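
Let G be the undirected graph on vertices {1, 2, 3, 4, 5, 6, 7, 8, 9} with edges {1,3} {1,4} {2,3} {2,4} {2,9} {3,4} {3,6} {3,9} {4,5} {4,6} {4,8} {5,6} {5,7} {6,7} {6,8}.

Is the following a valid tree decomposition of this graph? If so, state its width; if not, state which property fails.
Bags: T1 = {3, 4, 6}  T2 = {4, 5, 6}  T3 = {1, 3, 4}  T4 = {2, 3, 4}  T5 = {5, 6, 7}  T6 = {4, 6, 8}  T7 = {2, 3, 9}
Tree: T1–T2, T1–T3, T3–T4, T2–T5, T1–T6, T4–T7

Yes; width 2.

Vertex coverage: the bags together contain {1, 2, 3, 4, 5, 6, 7, 8, 9}, the full vertex set. Edge coverage: each edge of G has both endpoints in at least one bag. Running intersection: for every vertex, the bags containing it form a connected subtree. All three properties hold, so this is a valid tree decomposition of width max|bag| − 1 = 2, and hence tw(G) ≤ 2.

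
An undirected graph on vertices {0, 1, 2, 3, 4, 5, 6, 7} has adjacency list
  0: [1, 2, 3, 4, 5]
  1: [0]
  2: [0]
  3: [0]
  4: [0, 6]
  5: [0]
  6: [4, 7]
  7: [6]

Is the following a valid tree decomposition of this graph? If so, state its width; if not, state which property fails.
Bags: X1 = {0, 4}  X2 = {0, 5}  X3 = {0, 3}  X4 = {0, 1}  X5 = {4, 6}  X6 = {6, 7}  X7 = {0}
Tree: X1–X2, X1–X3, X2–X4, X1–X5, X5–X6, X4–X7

No — vertex 2 appears in no bag.

A tree decomposition must satisfy three properties: every vertex lies in some bag; for every edge, both endpoints lie together in some bag; and for every vertex, the bags containing it form a connected subtree. Here vertex 2 appears in no bag, so the decomposition is invalid.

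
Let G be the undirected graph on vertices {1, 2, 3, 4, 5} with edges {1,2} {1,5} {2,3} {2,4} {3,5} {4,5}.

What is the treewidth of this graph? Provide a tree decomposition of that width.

Treewidth 2.
One such decomposition:
Bags: B1 = {1, 2, 5}  B2 = {2, 3, 5}  B3 = {2, 4, 5}
Tree: B1–B2, B2–B3

Each bag holds 3 vertices, so the decomposition has width 2, which upper-bounds the treewidth. For the lower bound, G contains the cycle 2–1–5–3–2, so G is not a forest; only forests have treewidth ≤ 1, hence tw(G) ≥ 2. Therefore the treewidth is 2.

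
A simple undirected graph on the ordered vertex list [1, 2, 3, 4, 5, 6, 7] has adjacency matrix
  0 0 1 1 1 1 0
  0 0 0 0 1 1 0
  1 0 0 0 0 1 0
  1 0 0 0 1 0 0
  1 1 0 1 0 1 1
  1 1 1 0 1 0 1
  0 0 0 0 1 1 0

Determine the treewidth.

A width-2 tree decomposition is:
Bags: B1 = {1, 5, 6}  B2 = {1, 3, 6}  B3 = {2, 5, 6}  B4 = {5, 6, 7}  B5 = {1, 4, 5}
Tree: B1–B2, B1–B3, B1–B4, B1–B5
Every bag has size at most 3, so the width is 3 − 1 = 2 and tw(G) ≤ 2. For the lower bound, the 3 vertices {1, 3, 6} are pairwise adjacent, and any tree decomposition puts a clique entirely inside one bag — forcing width ≥ 2. The upper and lower bounds meet at 2, so that is the treewidth.

2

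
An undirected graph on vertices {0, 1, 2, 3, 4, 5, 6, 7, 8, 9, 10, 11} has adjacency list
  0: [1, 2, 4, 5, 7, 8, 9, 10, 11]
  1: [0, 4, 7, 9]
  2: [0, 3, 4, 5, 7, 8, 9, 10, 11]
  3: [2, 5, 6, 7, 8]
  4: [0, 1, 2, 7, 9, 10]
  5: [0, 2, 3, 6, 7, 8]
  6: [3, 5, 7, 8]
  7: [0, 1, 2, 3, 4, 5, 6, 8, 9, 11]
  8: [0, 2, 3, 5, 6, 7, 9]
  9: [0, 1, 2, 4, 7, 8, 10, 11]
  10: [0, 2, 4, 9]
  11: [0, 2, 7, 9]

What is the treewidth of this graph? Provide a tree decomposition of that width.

Each bag holds 5 vertices, so the decomposition has width 4, which upper-bounds the treewidth. On the other hand G contains the 5-clique {0, 2, 4, 9, 10}. A clique must lie in a single bag of any decomposition, so no decomposition can have width below 4. Therefore the treewidth is 4.

Treewidth 4.
One optimal decomposition is:
Bags: B1 = {0, 2, 4, 7, 9}  B2 = {0, 1, 4, 7, 9}  B3 = {0, 2, 4, 9, 10}  B4 = {0, 2, 7, 8, 9}  B5 = {0, 2, 5, 7, 8}  B6 = {2, 3, 5, 7, 8}  B7 = {0, 2, 7, 9, 11}  B8 = {3, 5, 6, 7, 8}
Tree: B1–B2, B1–B3, B1–B4, B4–B5, B5–B6, B4–B7, B6–B8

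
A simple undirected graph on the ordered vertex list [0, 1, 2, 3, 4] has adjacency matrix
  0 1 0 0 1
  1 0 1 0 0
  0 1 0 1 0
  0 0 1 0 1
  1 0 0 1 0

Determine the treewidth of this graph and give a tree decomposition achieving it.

Treewidth 2.
One such decomposition:
Bags: B1 = {0, 3, 4}  B2 = {0, 1, 3}  B3 = {1, 2, 3}
Tree: B1–B2, B2–B3

Each bag holds 3 vertices, so the decomposition has width 2, which upper-bounds the treewidth. Since 3–4–0–1–2–3 is a cycle in G, G is not acyclic. Forests are exactly the graphs of treewidth ≤ 1, so tw(G) ≥ 2. The upper and lower bounds meet at 2, so that is the treewidth.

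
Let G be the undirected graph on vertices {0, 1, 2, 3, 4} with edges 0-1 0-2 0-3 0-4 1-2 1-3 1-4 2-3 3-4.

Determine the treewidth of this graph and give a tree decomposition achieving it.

Every bag has size at most 4, so the width is 4 − 1 = 3 and tw(G) ≤ 3. For the lower bound, the 4 vertices {0, 1, 2, 3} are pairwise adjacent, and any tree decomposition puts a clique entirely inside one bag — forcing width ≥ 3. Hence tw(G) = 3 exactly.

Treewidth 3.
One optimal decomposition is:
Bags: B1 = {0, 1, 3, 4}  B2 = {0, 1, 2, 3}
Tree: B1–B2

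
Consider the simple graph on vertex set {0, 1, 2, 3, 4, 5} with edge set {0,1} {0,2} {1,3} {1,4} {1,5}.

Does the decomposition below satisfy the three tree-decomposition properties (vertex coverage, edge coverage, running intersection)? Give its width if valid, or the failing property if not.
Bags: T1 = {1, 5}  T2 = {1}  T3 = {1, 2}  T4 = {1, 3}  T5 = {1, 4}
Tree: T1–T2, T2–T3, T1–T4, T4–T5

A tree decomposition must satisfy three properties: every vertex lies in some bag; for every edge, both endpoints lie together in some bag; and for every vertex, the bags containing it form a connected subtree. Here vertex 0 appears in no bag, so the decomposition is invalid.

No — vertex 0 appears in no bag.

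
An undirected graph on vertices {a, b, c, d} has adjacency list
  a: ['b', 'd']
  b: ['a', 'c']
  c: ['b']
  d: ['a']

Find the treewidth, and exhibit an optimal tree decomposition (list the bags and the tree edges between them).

Every bag has size at most 2, so the width is 2 − 1 = 1 and tw(G) ≤ 1. Since G has at least one edge (e.g. d–a), it is not an edgeless graph, so tw(G) ≥ 1. The upper and lower bounds meet at 1, so that is the treewidth.

Treewidth 1.
One such decomposition:
Bags: B1 = {a, d}  B2 = {a, b}  B3 = {b, c}
Tree: B1–B2, B2–B3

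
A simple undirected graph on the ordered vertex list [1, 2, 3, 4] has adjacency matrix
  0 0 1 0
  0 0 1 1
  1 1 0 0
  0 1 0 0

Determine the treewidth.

A width-1 tree decomposition is:
Bags: B1 = {2, 3}  B2 = {1, 3}  B3 = {2, 4}
Tree: B1–B2, B1–B3
The largest bag has 2 vertices, giving width 1; this decomposition certifies tw(G) ≤ 1. Since G has at least one edge (e.g. 2–3), it is not an edgeless graph, so tw(G) ≥ 1. The upper and lower bounds meet at 1, so that is the treewidth.

1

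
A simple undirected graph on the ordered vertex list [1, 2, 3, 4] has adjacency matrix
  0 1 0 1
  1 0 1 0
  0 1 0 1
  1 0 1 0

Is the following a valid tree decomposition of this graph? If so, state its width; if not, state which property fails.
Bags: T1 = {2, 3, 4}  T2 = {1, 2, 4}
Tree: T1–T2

Vertex coverage: the bags together contain {1, 2, 3, 4}, the full vertex set. Edge coverage: each edge of G has both endpoints in at least one bag. Running intersection: for every vertex, the bags containing it form a connected subtree. All three properties hold, so this is a valid tree decomposition of width max|bag| − 1 = 2, and hence tw(G) ≤ 2.

Yes; width 2.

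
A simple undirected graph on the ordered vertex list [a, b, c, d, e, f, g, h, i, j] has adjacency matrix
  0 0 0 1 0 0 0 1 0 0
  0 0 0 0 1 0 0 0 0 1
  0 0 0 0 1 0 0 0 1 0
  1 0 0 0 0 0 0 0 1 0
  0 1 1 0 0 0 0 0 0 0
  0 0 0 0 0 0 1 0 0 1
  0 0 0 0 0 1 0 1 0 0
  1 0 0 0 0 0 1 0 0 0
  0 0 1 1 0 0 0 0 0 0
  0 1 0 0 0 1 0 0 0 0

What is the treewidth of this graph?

A width-2 tree decomposition is:
Bags: B1 = {b, c, e}  B2 = {b, c, i}  B3 = {b, d, i}  B4 = {a, b, d}  B5 = {a, b, h}  B6 = {b, g, h}  B7 = {b, f, g}  B8 = {b, f, j}
Tree: B1–B2, B2–B3, B3–B4, B4–B5, B5–B6, B6–B7, B7–B8
Each bag holds 3 vertices, so the decomposition has width 2, which upper-bounds the treewidth. For the lower bound, G contains the cycle b–e–c–i–d–a–h–g–f–j–b, so G is not a forest; only forests have treewidth ≤ 1, hence tw(G) ≥ 2. Combining the bounds, tw(G) = 2.

2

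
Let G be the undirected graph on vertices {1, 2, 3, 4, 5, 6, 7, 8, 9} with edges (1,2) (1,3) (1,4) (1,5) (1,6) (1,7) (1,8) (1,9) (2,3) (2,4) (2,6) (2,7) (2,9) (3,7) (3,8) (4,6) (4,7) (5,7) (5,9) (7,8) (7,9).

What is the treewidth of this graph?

3

A width-3 tree decomposition is:
Bags: B1 = {1, 2, 3, 7}  B2 = {1, 3, 7, 8}  B3 = {1, 2, 4, 7}  B4 = {1, 2, 4, 6}  B5 = {1, 2, 7, 9}  B6 = {1, 5, 7, 9}
Tree: B1–B2, B1–B3, B3–B4, B1–B5, B5–B6
The largest bag has 4 vertices, giving width 3; this decomposition certifies tw(G) ≤ 3. Conversely, {1, 2, 4, 6} is a clique of size 4, and the vertices of any clique must share a bag in every tree decomposition; so some bag has ≥ 4 vertices and tw(G) ≥ 3. Combining the bounds, tw(G) = 3.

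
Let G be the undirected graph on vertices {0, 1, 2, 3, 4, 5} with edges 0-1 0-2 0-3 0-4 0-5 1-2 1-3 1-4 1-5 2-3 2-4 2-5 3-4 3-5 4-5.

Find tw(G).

A width-5 tree decomposition is:
Bags: B1 = {0, 1, 2, 3, 4, 5}
Tree: (single bag)
With just one bag of size 6, the width is 6 − 1 = 5, so tw(G) ≤ 5. On the other hand G contains the 6-clique {0, 1, 2, 3, 4, 5}. A clique must lie in a single bag of any decomposition, so no decomposition can have width below 5. The upper and lower bounds meet at 5, so that is the treewidth.

5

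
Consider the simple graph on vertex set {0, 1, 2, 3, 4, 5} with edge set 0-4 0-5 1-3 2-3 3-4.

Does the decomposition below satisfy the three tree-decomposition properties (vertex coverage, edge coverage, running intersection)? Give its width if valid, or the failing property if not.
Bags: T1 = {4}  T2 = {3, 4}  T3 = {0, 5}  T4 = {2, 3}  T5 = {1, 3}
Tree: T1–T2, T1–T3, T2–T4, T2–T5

A tree decomposition must satisfy three properties: every vertex lies in some bag; for every edge, both endpoints lie together in some bag; and for every vertex, the bags containing it form a connected subtree. Here edge (0,4) lies in no bag, so the decomposition is invalid.

No — edge (0,4) lies in no bag.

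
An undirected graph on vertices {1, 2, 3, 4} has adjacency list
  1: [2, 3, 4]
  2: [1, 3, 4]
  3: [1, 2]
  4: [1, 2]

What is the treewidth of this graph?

A width-2 tree decomposition is:
Bags: B1 = {1, 2, 3}  B2 = {1, 2, 4}
Tree: B1–B2
Each bag holds 3 vertices, so the decomposition has width 2, which upper-bounds the treewidth. For the lower bound, the 3 vertices {1, 2, 3} are pairwise adjacent, and any tree decomposition puts a clique entirely inside one bag — forcing width ≥ 2. The upper and lower bounds meet at 2, so that is the treewidth.

2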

_____

- _Exercise instructions_
Report every line of the data in which "Consider" appears.

- _Solution to the problem_
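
Consider the simple graph on vertex set {0, 1, 2, 3, 4, 5} with edge set {0,1} {0,2} {1,3} {1,4} {1,5}.
Consider the simple graph on vertex set {0, 1, 2, 3, 4, 5} with edge set 0-4 0-5 1-3 2-3 3-4.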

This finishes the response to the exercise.